> RECORDS SHOWN:
= Beginning of Section =

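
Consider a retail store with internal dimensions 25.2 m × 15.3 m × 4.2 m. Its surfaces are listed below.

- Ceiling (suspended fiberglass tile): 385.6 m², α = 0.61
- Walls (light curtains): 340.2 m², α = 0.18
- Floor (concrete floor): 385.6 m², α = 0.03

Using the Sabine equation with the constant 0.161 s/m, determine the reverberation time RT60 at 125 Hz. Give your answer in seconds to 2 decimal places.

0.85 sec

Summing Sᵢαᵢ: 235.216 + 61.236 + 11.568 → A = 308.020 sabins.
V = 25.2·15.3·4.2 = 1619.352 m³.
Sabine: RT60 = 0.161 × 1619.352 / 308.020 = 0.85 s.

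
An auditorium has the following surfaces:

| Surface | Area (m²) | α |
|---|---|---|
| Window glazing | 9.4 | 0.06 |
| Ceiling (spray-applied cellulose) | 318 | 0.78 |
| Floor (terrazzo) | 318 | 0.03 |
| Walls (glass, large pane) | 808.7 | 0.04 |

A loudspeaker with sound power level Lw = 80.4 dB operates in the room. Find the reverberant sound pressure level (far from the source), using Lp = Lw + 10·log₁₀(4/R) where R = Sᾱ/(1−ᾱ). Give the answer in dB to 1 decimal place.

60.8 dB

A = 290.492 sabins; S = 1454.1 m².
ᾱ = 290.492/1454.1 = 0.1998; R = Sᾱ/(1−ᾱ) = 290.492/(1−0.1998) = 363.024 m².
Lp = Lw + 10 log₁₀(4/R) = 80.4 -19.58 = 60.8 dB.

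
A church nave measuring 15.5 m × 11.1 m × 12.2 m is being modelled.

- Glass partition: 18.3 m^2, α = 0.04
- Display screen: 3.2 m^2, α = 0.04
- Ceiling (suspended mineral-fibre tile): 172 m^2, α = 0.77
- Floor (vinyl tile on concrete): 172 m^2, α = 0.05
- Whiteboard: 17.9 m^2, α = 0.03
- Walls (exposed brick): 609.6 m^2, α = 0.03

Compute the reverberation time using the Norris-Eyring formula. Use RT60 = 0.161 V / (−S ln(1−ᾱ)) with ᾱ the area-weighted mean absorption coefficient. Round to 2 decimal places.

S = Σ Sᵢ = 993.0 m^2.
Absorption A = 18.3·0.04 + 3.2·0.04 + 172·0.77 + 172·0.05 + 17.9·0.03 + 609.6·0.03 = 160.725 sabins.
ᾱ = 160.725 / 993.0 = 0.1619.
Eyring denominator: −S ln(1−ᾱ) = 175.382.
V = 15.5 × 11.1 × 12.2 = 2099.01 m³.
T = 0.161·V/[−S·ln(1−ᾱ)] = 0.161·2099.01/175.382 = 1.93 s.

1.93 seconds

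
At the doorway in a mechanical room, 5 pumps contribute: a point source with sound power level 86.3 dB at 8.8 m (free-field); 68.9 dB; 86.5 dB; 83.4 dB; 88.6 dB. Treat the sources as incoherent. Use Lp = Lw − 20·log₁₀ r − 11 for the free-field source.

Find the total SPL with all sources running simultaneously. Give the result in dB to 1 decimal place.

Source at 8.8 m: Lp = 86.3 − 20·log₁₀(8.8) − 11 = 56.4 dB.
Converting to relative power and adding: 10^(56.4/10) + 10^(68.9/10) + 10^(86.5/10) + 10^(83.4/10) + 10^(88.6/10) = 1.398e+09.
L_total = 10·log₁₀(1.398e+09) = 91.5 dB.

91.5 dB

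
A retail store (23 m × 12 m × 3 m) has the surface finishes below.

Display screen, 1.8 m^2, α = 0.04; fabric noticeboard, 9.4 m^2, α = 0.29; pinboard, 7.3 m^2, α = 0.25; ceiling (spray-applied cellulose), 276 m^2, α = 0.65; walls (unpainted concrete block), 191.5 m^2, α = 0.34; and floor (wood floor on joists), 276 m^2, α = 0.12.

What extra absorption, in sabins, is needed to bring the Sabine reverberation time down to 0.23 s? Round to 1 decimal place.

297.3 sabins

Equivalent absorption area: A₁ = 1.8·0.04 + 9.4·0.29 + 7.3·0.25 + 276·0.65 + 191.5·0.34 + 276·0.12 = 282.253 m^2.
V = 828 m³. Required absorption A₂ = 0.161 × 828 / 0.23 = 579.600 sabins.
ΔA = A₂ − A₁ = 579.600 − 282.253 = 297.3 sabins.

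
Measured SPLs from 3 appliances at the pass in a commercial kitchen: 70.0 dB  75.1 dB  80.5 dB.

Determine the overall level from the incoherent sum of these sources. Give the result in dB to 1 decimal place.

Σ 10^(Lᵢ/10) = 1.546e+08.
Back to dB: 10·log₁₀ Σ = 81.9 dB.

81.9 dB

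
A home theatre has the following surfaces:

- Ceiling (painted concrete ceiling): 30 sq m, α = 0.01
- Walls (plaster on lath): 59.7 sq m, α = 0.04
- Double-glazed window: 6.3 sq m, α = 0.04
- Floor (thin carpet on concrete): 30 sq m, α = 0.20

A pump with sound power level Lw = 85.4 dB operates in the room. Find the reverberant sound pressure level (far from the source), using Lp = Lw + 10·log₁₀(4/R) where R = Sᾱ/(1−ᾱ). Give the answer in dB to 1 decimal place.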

= End of Section =
= Beginning of Section =

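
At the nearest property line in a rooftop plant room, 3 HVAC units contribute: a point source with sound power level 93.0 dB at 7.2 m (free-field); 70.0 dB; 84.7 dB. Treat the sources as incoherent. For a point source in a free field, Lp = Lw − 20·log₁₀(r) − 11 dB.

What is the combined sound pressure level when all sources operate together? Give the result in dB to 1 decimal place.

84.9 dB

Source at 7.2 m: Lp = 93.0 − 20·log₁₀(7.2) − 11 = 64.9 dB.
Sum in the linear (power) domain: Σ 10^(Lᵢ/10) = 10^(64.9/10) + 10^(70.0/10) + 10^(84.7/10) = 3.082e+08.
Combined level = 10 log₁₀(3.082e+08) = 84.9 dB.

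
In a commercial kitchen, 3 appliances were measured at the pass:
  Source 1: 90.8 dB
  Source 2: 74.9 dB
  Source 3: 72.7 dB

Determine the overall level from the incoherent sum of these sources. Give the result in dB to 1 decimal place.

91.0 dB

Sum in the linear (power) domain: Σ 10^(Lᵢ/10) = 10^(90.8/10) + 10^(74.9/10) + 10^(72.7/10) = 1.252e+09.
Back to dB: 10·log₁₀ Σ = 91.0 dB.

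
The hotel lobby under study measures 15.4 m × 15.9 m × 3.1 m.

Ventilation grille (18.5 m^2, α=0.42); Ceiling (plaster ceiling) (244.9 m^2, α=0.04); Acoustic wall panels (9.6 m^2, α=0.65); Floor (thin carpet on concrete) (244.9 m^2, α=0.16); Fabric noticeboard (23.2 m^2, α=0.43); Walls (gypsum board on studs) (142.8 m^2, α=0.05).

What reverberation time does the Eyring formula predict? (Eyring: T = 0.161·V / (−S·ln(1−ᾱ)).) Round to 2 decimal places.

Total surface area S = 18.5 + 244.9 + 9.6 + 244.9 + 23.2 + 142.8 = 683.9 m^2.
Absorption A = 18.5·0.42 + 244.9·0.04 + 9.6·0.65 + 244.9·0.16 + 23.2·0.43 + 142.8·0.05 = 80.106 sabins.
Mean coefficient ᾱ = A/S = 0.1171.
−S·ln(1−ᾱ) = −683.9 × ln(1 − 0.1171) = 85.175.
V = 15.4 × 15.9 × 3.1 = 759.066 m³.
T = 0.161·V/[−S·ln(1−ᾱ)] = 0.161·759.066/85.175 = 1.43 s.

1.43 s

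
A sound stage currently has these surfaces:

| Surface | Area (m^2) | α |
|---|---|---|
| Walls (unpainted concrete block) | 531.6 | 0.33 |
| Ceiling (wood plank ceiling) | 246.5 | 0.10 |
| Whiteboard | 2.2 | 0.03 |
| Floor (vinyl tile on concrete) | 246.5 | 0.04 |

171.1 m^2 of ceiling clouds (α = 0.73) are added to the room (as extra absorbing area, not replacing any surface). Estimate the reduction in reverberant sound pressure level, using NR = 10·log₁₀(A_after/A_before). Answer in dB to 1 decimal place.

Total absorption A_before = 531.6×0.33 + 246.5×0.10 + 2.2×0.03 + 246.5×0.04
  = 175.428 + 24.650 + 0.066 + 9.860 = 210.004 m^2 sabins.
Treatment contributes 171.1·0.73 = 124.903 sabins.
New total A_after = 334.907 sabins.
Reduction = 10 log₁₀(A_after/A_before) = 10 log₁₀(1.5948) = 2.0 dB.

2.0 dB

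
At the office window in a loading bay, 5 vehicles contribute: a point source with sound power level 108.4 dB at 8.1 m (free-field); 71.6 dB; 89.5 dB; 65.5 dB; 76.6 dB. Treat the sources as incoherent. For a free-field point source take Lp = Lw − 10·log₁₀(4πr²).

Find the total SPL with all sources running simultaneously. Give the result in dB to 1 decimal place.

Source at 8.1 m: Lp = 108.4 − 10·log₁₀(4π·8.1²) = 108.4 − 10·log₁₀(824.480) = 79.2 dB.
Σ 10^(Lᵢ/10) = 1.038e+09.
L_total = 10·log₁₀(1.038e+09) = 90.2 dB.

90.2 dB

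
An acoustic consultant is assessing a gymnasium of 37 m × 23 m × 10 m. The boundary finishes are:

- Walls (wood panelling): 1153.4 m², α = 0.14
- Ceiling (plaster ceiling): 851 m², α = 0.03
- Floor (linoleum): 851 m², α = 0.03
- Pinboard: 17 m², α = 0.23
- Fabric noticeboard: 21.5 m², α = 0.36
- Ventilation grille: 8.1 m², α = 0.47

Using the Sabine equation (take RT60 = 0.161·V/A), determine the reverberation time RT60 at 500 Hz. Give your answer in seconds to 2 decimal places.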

= End of Section =

> WHAT THIS TASK INVOLVES: Reproduce, word for word and in full, only the lines above that start at the line with "Consider a retail" and run through the line with "318 | 0.03 |", both ends included.

> OUTPUT:
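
Consider a retail store with internal dimensions 25.2 m × 15.3 m × 4.2 m. Its surfaces are listed below.

- Ceiling (suspended fiberglass tile): 385.6 m², α = 0.61
- Walls (light curtains): 340.2 m², α = 0.18
- Floor (concrete floor): 385.6 m², α = 0.03

Using the Sabine equation with the constant 0.161 s/m, determine the reverberation time RT60 at 125 Hz. Give your answer in seconds to 2 decimal places.

0.85 sec

Summing Sᵢαᵢ: 235.216 + 61.236 + 11.568 → A = 308.020 sabins.
V = 25.2·15.3·4.2 = 1619.352 m³.
Sabine: RT60 = 0.161 × 1619.352 / 308.020 = 0.85 s.

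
An auditorium has the following surfaces:

| Surface | Area (m²) | α |
|---|---|---|
| Window glazing | 9.4 | 0.06 |
| Ceiling (spray-applied cellulose) | 318 | 0.78 |
| Floor (terrazzo) | 318 | 0.03 |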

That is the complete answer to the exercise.